[Provided entries Boundary: Start]

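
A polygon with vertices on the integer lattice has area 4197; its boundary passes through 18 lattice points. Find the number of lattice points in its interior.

From Pick's theorem, I = A − B/2 + 1 = 4197 − 18/2 + 1 = 4189.

4189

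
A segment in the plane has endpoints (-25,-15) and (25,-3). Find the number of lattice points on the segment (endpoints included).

The number of lattice points on a segment between lattice points is gcd(|Δx|,|Δy|) + 1 = gcd(50,12) + 1 = 2 + 1 = 3.

3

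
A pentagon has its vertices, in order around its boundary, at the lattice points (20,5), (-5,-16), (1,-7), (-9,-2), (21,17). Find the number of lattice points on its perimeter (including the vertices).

Along each edge there are gcd(|Δx|,|Δy|)+1 lattice points, so counting each shared vertex once the boundary has gcd(25,21) + gcd(6,9) + gcd(10,5) + gcd(30,19) + gcd(1,12) = 1+3+5+1+1 = 11.

11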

[Provided entries Boundary: End]

Exercise aim —
Could you retype every record above exactly as written?

Your solution —
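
A polygon with vertices on the integer lattice has area 4197; its boundary passes through 18 lattice points. Find the number of lattice points in its interior.

From Pick's theorem, I = A − B/2 + 1 = 4197 − 18/2 + 1 = 4189.

4189

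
A segment in the plane has endpoints (-25,-15) and (25,-3). Find the number of lattice points on the segment (endpoints included).

The number of lattice points on a segment between lattice points is gcd(|Δx|,|Δy|) + 1 = gcd(50,12) + 1 = 2 + 1 = 3.

3

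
A pentagon has its vertices, in order around its boundary, at the lattice points (20,5), (-5,-16), (1,-7), (-9,-2), (21,17). Find the number of lattice points on its perimeter (including the vertices).

Along each edge there are gcd(|Δx|,|Δy|)+1 lattice points, so counting each shared vertex once the boundary has gcd(25,21) + gcd(6,9) + gcd(10,5) + gcd(30,19) + gcd(1,12) = 1+3+5+1+1 = 11.

11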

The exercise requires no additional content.